The number of lines in the entries below holding the word "then" is all that is needed here.

━━━ AVAILABLE DATA ━━━

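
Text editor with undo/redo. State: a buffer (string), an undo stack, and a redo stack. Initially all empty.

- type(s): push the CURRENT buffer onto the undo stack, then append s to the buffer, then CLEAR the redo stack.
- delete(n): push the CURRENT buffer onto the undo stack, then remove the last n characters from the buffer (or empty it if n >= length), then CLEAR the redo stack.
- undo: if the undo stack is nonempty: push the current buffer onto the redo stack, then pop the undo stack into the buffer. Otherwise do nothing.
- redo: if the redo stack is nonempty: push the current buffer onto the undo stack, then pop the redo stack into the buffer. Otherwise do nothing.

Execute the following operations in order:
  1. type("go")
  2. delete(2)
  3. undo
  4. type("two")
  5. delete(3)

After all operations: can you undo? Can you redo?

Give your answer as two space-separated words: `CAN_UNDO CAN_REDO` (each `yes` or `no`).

Answer: yes no

Derivation:
After op 1 (type): buf='go' undo_depth=1 redo_depth=0
After op 2 (delete): buf='(empty)' undo_depth=2 redo_depth=0
After op 3 (undo): buf='go' undo_depth=1 redo_depth=1
After op 4 (type): buf='gotwo' undo_depth=2 redo_depth=0
After op 5 (delete): buf='go' undo_depth=3 redo_depth=0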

━━━

_WRITTEN SOLUTION:_ 4